Check each line of the material that follows, and copy those holding the string "floor".

## Exercise data

------------------------

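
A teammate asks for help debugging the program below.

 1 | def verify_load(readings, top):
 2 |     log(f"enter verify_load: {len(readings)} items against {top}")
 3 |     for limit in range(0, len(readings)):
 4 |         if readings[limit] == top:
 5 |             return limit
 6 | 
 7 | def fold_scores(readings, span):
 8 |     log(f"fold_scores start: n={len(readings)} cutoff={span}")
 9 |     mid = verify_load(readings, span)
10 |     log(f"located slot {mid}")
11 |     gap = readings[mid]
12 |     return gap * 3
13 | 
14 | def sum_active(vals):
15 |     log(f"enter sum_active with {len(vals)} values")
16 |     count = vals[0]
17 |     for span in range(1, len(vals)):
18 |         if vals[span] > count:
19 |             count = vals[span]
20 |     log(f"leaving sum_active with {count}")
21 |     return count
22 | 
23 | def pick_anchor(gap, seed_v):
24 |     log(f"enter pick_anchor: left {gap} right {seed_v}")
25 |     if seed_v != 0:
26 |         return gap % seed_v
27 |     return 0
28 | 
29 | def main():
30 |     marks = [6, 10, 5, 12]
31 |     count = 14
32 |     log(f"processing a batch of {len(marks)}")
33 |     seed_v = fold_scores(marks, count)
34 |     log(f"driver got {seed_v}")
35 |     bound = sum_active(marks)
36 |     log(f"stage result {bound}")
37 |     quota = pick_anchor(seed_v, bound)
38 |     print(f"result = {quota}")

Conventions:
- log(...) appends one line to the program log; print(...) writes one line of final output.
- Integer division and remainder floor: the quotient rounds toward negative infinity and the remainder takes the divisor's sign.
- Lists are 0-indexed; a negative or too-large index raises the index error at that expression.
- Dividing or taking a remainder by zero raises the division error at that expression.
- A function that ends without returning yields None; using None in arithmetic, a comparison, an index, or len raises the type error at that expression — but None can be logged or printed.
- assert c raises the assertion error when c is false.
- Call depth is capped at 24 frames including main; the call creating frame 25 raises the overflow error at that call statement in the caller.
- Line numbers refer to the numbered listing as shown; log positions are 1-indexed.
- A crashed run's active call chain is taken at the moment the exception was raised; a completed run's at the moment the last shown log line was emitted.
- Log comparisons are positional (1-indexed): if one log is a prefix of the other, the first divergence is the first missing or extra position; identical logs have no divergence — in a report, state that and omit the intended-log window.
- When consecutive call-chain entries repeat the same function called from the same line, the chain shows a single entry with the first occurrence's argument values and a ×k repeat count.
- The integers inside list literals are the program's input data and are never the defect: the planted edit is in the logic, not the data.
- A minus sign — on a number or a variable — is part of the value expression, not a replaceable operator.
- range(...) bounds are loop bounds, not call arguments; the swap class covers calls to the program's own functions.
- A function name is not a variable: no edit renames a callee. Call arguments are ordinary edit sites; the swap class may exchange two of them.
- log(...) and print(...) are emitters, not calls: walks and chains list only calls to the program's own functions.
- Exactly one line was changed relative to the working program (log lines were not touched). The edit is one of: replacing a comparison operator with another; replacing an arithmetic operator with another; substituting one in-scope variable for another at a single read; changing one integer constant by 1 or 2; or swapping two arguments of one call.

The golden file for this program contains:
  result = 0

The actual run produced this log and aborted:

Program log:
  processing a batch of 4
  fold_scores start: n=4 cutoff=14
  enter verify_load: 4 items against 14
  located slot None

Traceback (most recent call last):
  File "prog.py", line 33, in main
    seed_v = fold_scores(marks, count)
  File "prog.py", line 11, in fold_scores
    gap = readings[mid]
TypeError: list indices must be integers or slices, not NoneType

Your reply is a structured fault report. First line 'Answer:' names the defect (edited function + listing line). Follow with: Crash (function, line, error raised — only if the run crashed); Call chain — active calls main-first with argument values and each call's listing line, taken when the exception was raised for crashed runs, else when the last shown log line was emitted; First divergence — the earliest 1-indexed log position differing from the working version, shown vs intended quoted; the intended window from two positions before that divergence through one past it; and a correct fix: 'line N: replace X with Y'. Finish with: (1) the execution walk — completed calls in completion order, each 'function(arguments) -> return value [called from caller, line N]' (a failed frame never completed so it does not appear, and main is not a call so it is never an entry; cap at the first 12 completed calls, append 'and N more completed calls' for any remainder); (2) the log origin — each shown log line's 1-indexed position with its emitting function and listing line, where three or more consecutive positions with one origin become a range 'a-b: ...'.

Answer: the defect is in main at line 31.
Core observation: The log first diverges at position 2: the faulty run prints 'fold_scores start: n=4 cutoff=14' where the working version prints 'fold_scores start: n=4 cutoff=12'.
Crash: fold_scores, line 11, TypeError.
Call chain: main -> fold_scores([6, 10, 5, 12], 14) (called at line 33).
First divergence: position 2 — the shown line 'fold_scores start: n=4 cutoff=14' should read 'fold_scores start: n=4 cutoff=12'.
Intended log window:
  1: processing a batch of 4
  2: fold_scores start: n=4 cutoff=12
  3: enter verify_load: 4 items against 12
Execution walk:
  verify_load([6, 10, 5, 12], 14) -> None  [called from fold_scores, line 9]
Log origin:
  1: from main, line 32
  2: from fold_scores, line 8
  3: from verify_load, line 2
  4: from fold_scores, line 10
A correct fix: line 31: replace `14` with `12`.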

------------------------

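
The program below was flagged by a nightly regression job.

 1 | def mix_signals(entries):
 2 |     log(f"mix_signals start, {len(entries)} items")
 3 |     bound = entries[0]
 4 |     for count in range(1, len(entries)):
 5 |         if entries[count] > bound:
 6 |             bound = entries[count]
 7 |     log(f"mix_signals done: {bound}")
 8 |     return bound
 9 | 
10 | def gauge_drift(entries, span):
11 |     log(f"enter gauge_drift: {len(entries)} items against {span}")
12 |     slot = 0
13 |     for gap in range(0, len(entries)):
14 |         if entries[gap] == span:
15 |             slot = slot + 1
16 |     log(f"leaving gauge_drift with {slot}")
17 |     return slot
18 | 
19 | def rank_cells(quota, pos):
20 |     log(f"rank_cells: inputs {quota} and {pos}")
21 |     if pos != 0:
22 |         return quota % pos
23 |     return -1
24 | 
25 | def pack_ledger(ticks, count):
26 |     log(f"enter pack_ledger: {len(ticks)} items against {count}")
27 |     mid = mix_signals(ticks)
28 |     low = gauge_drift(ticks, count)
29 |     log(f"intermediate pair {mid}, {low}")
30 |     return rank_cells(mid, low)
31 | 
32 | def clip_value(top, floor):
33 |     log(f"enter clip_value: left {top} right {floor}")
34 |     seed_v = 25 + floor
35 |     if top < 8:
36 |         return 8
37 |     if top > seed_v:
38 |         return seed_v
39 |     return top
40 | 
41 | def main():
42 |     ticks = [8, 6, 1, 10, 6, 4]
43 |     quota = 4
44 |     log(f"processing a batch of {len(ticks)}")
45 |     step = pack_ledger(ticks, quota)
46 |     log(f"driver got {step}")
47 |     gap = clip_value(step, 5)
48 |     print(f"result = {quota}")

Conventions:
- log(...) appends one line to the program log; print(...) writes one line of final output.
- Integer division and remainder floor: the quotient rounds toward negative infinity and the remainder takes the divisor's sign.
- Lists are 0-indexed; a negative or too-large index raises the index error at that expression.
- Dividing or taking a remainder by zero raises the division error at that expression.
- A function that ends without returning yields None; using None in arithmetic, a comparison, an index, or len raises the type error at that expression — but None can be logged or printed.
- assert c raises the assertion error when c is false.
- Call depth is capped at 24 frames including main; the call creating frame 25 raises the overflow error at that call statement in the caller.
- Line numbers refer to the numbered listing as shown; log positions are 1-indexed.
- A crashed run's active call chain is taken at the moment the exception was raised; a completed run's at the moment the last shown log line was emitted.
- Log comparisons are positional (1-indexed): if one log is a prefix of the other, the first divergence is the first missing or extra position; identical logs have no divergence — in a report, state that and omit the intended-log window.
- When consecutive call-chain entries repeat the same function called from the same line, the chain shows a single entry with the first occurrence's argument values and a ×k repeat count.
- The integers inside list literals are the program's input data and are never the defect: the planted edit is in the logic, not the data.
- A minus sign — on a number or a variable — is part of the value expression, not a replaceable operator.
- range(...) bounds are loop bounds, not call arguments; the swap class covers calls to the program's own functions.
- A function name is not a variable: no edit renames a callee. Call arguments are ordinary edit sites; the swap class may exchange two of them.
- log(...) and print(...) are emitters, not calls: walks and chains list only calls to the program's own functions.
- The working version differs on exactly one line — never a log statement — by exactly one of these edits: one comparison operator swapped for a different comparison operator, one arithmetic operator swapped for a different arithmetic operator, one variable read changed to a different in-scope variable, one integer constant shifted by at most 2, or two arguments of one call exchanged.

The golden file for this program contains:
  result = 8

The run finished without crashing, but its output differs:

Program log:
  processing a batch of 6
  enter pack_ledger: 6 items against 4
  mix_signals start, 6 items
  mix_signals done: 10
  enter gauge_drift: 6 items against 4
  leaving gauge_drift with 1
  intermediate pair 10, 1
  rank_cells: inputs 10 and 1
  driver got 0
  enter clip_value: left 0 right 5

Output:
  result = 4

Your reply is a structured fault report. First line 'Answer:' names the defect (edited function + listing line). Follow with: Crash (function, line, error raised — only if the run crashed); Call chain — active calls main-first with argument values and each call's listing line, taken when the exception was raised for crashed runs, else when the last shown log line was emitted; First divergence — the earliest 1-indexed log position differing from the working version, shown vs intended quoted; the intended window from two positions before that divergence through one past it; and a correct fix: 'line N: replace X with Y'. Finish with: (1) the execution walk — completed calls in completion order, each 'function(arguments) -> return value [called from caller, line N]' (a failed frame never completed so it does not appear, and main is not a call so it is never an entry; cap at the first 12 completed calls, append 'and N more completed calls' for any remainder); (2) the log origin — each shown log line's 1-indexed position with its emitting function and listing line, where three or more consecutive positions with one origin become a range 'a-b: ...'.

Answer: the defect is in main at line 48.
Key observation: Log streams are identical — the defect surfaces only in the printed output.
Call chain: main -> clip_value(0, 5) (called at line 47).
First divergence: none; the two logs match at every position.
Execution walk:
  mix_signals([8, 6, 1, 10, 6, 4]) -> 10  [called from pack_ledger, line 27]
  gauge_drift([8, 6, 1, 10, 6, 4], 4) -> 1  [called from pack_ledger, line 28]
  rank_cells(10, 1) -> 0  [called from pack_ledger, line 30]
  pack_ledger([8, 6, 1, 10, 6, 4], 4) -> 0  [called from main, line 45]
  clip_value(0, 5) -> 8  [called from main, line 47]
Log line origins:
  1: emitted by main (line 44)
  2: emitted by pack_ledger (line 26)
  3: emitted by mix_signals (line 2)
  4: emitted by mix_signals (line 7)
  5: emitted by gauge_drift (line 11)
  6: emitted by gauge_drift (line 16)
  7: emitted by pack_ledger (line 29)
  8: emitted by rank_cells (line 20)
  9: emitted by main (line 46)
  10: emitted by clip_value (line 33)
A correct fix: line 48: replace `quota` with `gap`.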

------------------------

## Answer space
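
- Integer division and remainder floor: the quotient rounds toward negative infinity and the remainder takes the divisor's sign.
32 | def clip_value(top, floor):
33 |     log(f"enter clip_value: left {top} right {floor}")
34 |     seed_v = 25 + floor
- Integer division and remainder floor: the quotient rounds toward negative infinity and the remainder takes the divisor's sign.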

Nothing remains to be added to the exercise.